Assignment: All records after this line are to be returned verbatim.
◆ ◆ ◆ ◆ ◆
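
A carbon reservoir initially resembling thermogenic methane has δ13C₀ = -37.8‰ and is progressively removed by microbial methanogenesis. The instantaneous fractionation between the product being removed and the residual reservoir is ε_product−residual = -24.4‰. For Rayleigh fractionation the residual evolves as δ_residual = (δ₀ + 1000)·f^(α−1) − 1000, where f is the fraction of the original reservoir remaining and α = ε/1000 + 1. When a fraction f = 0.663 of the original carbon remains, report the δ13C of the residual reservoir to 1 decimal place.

Rayleigh residual: δ_res = (δ₀ + 1000)·f^(α−1) − 1000
α = ε/1000 + 1 = 0.97560, so α − 1 = -0.02440
f^(α−1) = 0.663^(-0.02440) = 1.010078
δ_res = (-37.8 + 1000) × 1.010078 − 1000 = 971.897 − 1000 = -28.10‰

-28.1‰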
◆ ◆ ◆ ◆ ◆
Output:
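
A carbon reservoir initially resembling thermogenic methane has δ13C₀ = -37.8‰ and is progressively removed by microbial methanogenesis. The instantaneous fractionation between the product being removed and the residual reservoir is ε_product−residual = -24.4‰. For Rayleigh fractionation the residual evolves as δ_residual = (δ₀ + 1000)·f^(α−1) − 1000, where f is the fraction of the original reservoir remaining and α = ε/1000 + 1. When a fraction f = 0.663 of the original carbon remains, report the δ13C of the residual reservoir to 1 decimal place.

Rayleigh residual: δ_res = (δ₀ + 1000)·f^(α−1) − 1000
α = ε/1000 + 1 = 0.97560, so α − 1 = -0.02440
f^(α−1) = 0.663^(-0.02440) = 1.010078
δ_res = (-37.8 + 1000) × 1.010078 − 1000 = 971.897 − 1000 = -28.10‰

-28.1‰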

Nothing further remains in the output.